Your task :: Reproduce the records below; each should match the original exactly.

== Source records ==

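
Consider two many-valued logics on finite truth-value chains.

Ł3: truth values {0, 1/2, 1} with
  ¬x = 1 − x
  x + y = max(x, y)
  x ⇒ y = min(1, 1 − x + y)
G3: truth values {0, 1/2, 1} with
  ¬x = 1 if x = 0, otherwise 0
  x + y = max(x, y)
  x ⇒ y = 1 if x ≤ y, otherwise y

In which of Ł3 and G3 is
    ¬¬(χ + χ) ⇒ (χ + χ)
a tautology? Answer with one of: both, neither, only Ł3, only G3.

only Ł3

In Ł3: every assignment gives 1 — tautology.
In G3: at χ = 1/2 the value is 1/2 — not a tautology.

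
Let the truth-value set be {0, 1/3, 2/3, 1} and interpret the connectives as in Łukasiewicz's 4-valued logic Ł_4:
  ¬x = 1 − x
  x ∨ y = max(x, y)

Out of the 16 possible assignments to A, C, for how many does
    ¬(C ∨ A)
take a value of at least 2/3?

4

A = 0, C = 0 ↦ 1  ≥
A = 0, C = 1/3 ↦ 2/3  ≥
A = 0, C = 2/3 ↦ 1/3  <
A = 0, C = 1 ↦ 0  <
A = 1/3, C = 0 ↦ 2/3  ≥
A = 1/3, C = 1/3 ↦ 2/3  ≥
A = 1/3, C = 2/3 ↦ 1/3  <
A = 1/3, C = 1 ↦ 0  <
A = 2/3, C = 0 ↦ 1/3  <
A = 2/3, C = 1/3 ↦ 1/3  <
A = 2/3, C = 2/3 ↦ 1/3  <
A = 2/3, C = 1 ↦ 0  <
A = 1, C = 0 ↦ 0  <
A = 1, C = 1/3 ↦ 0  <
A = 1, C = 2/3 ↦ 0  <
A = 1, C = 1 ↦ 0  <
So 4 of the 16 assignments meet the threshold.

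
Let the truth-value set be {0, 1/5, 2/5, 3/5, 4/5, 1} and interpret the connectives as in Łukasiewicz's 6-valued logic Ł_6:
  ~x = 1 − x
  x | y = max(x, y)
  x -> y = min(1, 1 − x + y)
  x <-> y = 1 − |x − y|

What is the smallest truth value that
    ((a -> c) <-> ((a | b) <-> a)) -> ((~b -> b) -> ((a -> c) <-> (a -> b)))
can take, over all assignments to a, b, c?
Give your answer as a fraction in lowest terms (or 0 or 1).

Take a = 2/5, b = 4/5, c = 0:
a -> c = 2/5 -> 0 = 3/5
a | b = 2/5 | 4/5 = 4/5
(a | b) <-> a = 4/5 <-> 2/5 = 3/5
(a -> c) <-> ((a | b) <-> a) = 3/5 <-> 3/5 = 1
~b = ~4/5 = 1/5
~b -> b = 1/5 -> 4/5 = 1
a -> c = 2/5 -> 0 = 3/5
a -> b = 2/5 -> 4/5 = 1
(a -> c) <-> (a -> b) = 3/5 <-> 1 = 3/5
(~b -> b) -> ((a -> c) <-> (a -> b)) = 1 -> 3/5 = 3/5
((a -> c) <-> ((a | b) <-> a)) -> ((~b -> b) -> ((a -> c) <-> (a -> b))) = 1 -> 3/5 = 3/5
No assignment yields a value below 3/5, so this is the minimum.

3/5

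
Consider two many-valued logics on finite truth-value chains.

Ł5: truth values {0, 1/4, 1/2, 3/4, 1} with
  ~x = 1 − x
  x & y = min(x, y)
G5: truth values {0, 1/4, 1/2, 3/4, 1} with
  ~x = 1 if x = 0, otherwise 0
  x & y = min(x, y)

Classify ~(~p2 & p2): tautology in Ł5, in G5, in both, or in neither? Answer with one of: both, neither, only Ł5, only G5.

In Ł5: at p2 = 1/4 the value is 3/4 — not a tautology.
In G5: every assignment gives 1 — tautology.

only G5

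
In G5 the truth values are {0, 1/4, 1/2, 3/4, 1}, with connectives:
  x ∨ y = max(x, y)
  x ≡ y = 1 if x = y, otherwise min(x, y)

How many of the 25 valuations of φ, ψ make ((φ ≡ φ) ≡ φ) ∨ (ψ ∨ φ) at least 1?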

===

Exercise result ::
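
Consider two many-valued logics on finite truth-value chains.

Ł3: truth values {0, 1/2, 1} with
  ¬x = 1 − x
  x + y = max(x, y)
  x ⇒ y = min(1, 1 − x + y)
G3: truth values {0, 1/2, 1} with
  ¬x = 1 if x = 0, otherwise 0
  x + y = max(x, y)
  x ⇒ y = 1 if x ≤ y, otherwise y

In which of Ł3 and G3 is
    ¬¬(χ + χ) ⇒ (χ + χ)
a tautology? Answer with one of: both, neither, only Ł3, only G3.

only Ł3

In Ł3: every assignment gives 1 — tautology.
In G3: at χ = 1/2 the value is 1/2 — not a tautology.

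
Let the truth-value set be {0, 1/3, 2/3, 1} and interpret the connectives as in Łukasiewicz's 4-valued logic Ł_4:
  ¬x = 1 − x
  x ∨ y = max(x, y)

Out of the 16 possible assignments to A, C, for how many does
    ¬(C ∨ A)
take a value of at least 2/3?

4

A = 0, C = 0 ↦ 1  ≥
A = 0, C = 1/3 ↦ 2/3  ≥
A = 0, C = 2/3 ↦ 1/3  <
A = 0, C = 1 ↦ 0  <
A = 1/3, C = 0 ↦ 2/3  ≥
A = 1/3, C = 1/3 ↦ 2/3  ≥
A = 1/3, C = 2/3 ↦ 1/3  <
A = 1/3, C = 1 ↦ 0  <
A = 2/3, C = 0 ↦ 1/3  <
A = 2/3, C = 1/3 ↦ 1/3  <
A = 2/3, C = 2/3 ↦ 1/3  <
A = 2/3, C = 1 ↦ 0  <
A = 1, C = 0 ↦ 0  <
A = 1, C = 1/3 ↦ 0  <
A = 1, C = 2/3 ↦ 0  <
A = 1, C = 1 ↦ 0  <
So 4 of the 16 assignments meet the threshold.

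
Let the truth-value set be {0, 1/5, 2/5, 3/5, 4/5, 1} and interpret the connectives as in Łukasiewicz's 6-valued logic Ł_6:
  ~x = 1 − x
  x | y = max(x, y)
  x -> y = min(1, 1 − x + y)
  x <-> y = 1 − |x − y|

What is the smallest truth value that
    ((a -> c) <-> ((a | b) <-> a)) -> ((~b -> b) -> ((a -> c) <-> (a -> b)))
can take, over all assignments to a, b, c?
Give your answer as a fraction in lowest terms (or 0 or 1).

Take a = 2/5, b = 4/5, c = 0:
a -> c = 2/5 -> 0 = 3/5
a | b = 2/5 | 4/5 = 4/5
(a | b) <-> a = 4/5 <-> 2/5 = 3/5
(a -> c) <-> ((a | b) <-> a) = 3/5 <-> 3/5 = 1
~b = ~4/5 = 1/5
~b -> b = 1/5 -> 4/5 = 1
a -> c = 2/5 -> 0 = 3/5
a -> b = 2/5 -> 4/5 = 1
(a -> c) <-> (a -> b) = 3/5 <-> 1 = 3/5
(~b -> b) -> ((a -> c) <-> (a -> b)) = 1 -> 3/5 = 3/5
((a -> c) <-> ((a | b) <-> a)) -> ((~b -> b) -> ((a -> c) <-> (a -> b))) = 1 -> 3/5 = 3/5
No assignment yields a value below 3/5, so this is the minimum.

3/5

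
Consider two many-valued logics on finite truth-value chains.

Ł5: truth values {0, 1/4, 1/2, 3/4, 1} with
  ~x = 1 − x
  x & y = min(x, y)
G5: truth values {0, 1/4, 1/2, 3/4, 1} with
  ~x = 1 if x = 0, otherwise 0
  x & y = min(x, y)

Classify ~(~p2 & p2): tautology in Ł5, in G5, in both, or in neither? Answer with one of: both, neither, only Ł5, only G5.

In Ł5: at p2 = 1/4 the value is 3/4 — not a tautology.
In G5: every assignment gives 1 — tautology.

only G5

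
In G5 the truth values are {0, 1/4, 1/2, 3/4, 1}, with connectives:
  x ∨ y = max(x, y)
  x ≡ y = 1 if x = y, otherwise min(x, y)

How many of the 25 valuations of φ, ψ make ((φ ≡ φ) ≡ φ) ∨ (ψ ∨ φ) at least 1?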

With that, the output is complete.